Exercise objective
Each entry has to be set down again with no alteration.

Records shown
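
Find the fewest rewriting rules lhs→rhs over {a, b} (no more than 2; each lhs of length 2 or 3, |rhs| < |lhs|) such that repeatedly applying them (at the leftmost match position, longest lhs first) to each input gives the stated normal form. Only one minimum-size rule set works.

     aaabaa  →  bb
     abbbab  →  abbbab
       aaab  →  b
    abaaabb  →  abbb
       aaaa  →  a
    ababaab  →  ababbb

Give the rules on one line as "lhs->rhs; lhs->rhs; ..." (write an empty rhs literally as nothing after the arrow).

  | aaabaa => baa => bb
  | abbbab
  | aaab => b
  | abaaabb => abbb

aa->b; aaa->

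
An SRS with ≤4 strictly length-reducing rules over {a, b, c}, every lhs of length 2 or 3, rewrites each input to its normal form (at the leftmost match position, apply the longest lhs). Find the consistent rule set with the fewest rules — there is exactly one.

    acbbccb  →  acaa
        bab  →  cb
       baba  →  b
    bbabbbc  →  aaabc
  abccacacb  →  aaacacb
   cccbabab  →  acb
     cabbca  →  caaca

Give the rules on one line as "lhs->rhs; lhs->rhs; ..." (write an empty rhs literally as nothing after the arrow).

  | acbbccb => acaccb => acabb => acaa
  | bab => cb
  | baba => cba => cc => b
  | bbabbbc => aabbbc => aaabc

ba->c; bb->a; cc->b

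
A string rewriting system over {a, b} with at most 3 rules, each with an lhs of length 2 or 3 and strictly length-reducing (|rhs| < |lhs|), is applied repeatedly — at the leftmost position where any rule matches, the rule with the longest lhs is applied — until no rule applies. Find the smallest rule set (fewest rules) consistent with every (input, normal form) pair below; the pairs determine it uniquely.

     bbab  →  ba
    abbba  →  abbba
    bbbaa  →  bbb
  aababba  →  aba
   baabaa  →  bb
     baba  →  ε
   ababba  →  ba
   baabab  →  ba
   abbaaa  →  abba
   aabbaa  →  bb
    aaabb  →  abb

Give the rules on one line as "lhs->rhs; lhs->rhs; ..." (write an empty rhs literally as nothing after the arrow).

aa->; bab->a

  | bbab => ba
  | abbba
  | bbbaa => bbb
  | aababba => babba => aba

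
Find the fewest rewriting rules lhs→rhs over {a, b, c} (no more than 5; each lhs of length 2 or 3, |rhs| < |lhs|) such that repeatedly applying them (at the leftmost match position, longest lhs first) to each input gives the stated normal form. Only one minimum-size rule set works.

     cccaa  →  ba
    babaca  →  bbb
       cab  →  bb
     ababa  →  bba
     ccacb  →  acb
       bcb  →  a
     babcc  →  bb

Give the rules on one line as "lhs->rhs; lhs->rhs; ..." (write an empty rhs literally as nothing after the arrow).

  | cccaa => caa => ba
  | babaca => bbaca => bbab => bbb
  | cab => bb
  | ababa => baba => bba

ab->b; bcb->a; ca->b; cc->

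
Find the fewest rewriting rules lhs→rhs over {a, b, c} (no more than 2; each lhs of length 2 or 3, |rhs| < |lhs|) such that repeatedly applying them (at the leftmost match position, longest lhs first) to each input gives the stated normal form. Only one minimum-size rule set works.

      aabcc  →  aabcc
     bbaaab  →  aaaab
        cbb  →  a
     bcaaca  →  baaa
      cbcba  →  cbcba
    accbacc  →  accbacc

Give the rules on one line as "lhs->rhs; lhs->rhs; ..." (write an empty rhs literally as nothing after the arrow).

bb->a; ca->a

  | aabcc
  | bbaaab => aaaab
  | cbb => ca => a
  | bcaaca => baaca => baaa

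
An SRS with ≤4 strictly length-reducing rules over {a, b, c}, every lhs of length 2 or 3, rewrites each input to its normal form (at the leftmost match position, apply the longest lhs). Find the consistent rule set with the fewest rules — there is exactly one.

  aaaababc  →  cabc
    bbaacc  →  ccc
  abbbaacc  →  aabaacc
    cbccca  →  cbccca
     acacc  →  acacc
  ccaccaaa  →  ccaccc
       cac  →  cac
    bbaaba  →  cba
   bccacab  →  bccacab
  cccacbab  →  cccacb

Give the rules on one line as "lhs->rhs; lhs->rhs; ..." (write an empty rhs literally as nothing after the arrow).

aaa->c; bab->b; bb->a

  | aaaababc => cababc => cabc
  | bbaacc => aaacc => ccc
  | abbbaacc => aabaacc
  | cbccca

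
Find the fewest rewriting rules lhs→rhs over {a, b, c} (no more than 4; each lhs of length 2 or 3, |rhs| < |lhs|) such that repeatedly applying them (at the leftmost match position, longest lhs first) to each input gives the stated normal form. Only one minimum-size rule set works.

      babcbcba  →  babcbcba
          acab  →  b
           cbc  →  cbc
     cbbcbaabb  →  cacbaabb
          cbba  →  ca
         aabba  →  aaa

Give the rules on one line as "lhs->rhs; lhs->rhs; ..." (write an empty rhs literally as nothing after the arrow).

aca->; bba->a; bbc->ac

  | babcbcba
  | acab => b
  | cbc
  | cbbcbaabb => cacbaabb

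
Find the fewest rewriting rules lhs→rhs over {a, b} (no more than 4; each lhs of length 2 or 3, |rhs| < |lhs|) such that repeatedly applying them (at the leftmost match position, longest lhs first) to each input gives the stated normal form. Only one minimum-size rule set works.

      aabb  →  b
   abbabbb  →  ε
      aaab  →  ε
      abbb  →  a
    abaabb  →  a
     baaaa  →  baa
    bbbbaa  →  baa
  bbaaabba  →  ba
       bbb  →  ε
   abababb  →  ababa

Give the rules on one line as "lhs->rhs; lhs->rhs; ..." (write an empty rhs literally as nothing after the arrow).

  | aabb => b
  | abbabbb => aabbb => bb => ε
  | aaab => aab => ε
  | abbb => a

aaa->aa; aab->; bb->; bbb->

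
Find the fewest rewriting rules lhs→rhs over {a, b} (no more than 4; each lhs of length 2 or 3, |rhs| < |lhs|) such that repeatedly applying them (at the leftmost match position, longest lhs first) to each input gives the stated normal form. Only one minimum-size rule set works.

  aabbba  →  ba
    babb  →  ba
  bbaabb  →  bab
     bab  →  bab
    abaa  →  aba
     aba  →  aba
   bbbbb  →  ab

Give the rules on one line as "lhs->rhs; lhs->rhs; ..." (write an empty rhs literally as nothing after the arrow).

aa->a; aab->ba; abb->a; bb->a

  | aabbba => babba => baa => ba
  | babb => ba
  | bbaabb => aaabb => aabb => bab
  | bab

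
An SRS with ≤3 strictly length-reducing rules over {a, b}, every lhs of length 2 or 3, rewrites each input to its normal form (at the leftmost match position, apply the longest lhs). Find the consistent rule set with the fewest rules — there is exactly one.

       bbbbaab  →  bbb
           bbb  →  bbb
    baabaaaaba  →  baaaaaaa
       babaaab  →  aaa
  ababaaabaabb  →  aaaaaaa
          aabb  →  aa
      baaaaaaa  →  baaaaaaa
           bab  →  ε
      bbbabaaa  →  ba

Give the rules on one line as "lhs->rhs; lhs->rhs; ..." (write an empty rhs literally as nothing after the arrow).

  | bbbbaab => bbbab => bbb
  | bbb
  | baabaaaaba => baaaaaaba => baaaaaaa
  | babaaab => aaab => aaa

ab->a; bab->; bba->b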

Task result
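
Find the fewest rewriting rules lhs→rhs over {a, b} (no more than 2; each lhs of length 2 or 3, |rhs| < |lhs|) such that repeatedly applying them (at the leftmost match position, longest lhs first) to each input gives the stated normal form. Only one minimum-size rule set works.

     aaabaa  →  bb
     abbbab  →  abbbab
       aaab  →  b
    abaaabb  →  abbb
       aaaa  →  a
    ababaab  →  ababbb

Give the rules on one line as "lhs->rhs; lhs->rhs; ..." (write an empty rhs literally as nothing after the arrow).

  | aaabaa => baa => bb
  | abbbab
  | aaab => b
  | abaaabb => abbb

aa->b; aaa->

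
An SRS with ≤4 strictly length-reducing rules over {a, b, c}, every lhs of length 2 or 3, rewrites each input to its normal form (at the leftmost match position, apply the longest lhs). Find the consistent rule set with the fewest rules — there is exactly one.

    acbbccb  →  acaa
        bab  →  cb
       baba  →  b
    bbabbbc  →  aaabc
  abccacacb  →  aaacacb
   cccbabab  →  acb
     cabbca  →  caaca

Give the rules on one line as "lhs->rhs; lhs->rhs; ..." (write an empty rhs literally as nothing after the arrow).

  | acbbccb => acaccb => acabb => acaa
  | bab => cb
  | baba => cba => cc => b
  | bbabbbc => aabbbc => aaabc

ba->c; bb->a; cc->b

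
A string rewriting system over {a, b} with at most 3 rules, each with an lhs of length 2 or 3 and strictly length-reducing (|rhs| < |lhs|), is applied repeatedly — at the leftmost position where any rule matches, the rule with the longest lhs is applied — until no rule applies. Find the smallest rule set (fewest rules) consistent with every (input, normal form) pair below; the pairs determine it uniquely.

     bbab  →  ba
    abbba  →  abbba
    bbbaa  →  bbb
  aababba  →  aba
   baabaa  →  bb
     baba  →  ε
   ababba  →  ba
   baabab  →  ba
   abbaaa  →  abba
   aabbaa  →  bb
    aaabb  →  abb

Give the rules on one line as "lhs->rhs; lhs->rhs; ..." (write an empty rhs literally as nothing after the arrow).

aa->; bab->a

  | bbab => ba
  | abbba
  | bbbaa => bbb
  | aababba => babba => aba

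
Find the fewest rewriting rules lhs→rhs over {a, b, c} (no more than 5; each lhs of length 2 or 3, |rhs| < |lhs|) such that repeatedly applying them (at the leftmost match position, longest lhs first) to each input gives the stated normal form. Only one minimum-size rule set works.

     cccaa  →  ba
    babaca  →  bbb
       cab  →  bb
     ababa  →  bba
     ccacb  →  acb
       bcb  →  a
     babcc  →  bb

Give the rules on one line as "lhs->rhs; lhs->rhs; ..." (write an empty rhs literally as nothing after the arrow).

  | cccaa => caa => ba
  | babaca => bbaca => bbab => bbb
  | cab => bb
  | ababa => baba => bba

ab->b; bcb->a; ca->b; cc->

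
Find the fewest rewriting rules lhs→rhs over {a, b, c} (no more than 2; each lhs of length 2 or 3, |rhs| < |lhs|) such that repeatedly applying them (at the leftmost match position, longest lhs first) to each input gives the stated normal form. Only one minimum-size rule set works.

      aabcc  →  aabcc
     bbaaab  →  aaaab
        cbb  →  a
     bcaaca  →  baaa
      cbcba  →  cbcba
    accbacc  →  accbacc

Give the rules on one line as "lhs->rhs; lhs->rhs; ..." (write an empty rhs literally as nothing after the arrow).

bb->a; ca->a

  | aabcc
  | bbaaab => aaaab
  | cbb => ca => a
  | bcaaca => baaca => baaa

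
An SRS with ≤4 strictly length-reducing rules over {a, b, c}, every lhs of length 2 or 3, rewrites each input to its normal form (at the leftmost match position, apply the longest lhs). Find the consistent rule set with the fewest rules — there is exactly one.

  aaaababc  →  cabc
    bbaacc  →  ccc
  abbbaacc  →  aabaacc
    cbccca  →  cbccca
     acacc  →  acacc
  ccaccaaa  →  ccaccc
       cac  →  cac
    bbaaba  →  cba
   bccacab  →  bccacab
  cccacbab  →  cccacb

Give the rules on one line as "lhs->rhs; lhs->rhs; ..." (write an empty rhs literally as nothing after the arrow).

aaa->c; bab->b; bb->a

  | aaaababc => cababc => cabc
  | bbaacc => aaacc => ccc
  | abbbaacc => aabaacc
  | cbccca

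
Find the fewest rewriting rules lhs→rhs over {a, b, c} (no more than 4; each lhs of length 2 or 3, |rhs| < |lhs|) such that repeatedly applying them (at the leftmost match position, longest lhs first) to each input gives the stated normal form. Only one minimum-size rule set works.

      babcbcba  →  babcbcba
          acab  →  b
           cbc  →  cbc
     cbbcbaabb  →  cacbaabb
          cbba  →  ca
         aabba  →  aaa

Give the rules on one line as "lhs->rhs; lhs->rhs; ..." (write an empty rhs literally as nothing after the arrow).

aca->; bba->a; bbc->ac

  | babcbcba
  | acab => b
  | cbc
  | cbbcbaabb => cacbaabb

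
Find the fewest rewriting rules lhs→rhs over {a, b} (no more than 4; each lhs of length 2 or 3, |rhs| < |lhs|) such that repeatedly applying them (at the leftmost match position, longest lhs first) to each input gives the stated normal form. Only one minimum-size rule set works.

      aabb  →  b
   abbabbb  →  ε
      aaab  →  ε
      abbb  →  a
    abaabb  →  a
     baaaa  →  baa
    bbbbaa  →  baa
  bbaaabba  →  ba
       bbb  →  ε
   abababb  →  ababa

Give the rules on one line as "lhs->rhs; lhs->rhs; ..." (write an empty rhs literally as nothing after the arrow).

  | aabb => b
  | abbabbb => aabbb => bb => ε
  | aaab => aab => ε
  | abbb => a

aaa->aa; aab->; bb->; bbb->

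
Find the fewest rewriting rules lhs→rhs over {a, b} (no more than 4; each lhs of length 2 or 3, |rhs| < |lhs|) such that repeatedly applying them (at the leftmost match position, longest lhs first) to each input gives the stated normal form. Only one minimum-size rule set works.

  aabbba  →  ba
    babb  →  ba
  bbaabb  →  bab
     bab  →  bab
    abaa  →  aba
     aba  →  aba
   bbbbb  →  ab

Give the rules on one line as "lhs->rhs; lhs->rhs; ..." (write an empty rhs literally as nothing after the arrow).

aa->a; aab->ba; abb->a; bb->a

  | aabbba => babba => baa => ba
  | babb => ba
  | bbaabb => aaabb => aabb => bab
  | bab

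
An SRS with ≤3 strictly length-reducing rules over {a, b}, every lhs of length 2 or 3, rewrites each input to its normal form (at the leftmost match position, apply the longest lhs). Find the consistent rule set with the fewest rules — there is exactly one.

       bbbbaab  →  bbb
           bbb  →  bbb
    baabaaaaba  →  baaaaaaa
       babaaab  →  aaa
  ababaaabaabb  →  aaaaaaa
          aabb  →  aa
      baaaaaaa  →  baaaaaaa
           bab  →  ε
      bbbabaaa  →  ba

Give the rules on one line as "lhs->rhs; lhs->rhs; ..." (write an empty rhs literally as nothing after the arrow).

  | bbbbaab => bbbab => bbb
  | bbb
  | baabaaaaba => baaaaaaba => baaaaaaa
  | babaaab => aaab => aaa

ab->a; bab->; bba->b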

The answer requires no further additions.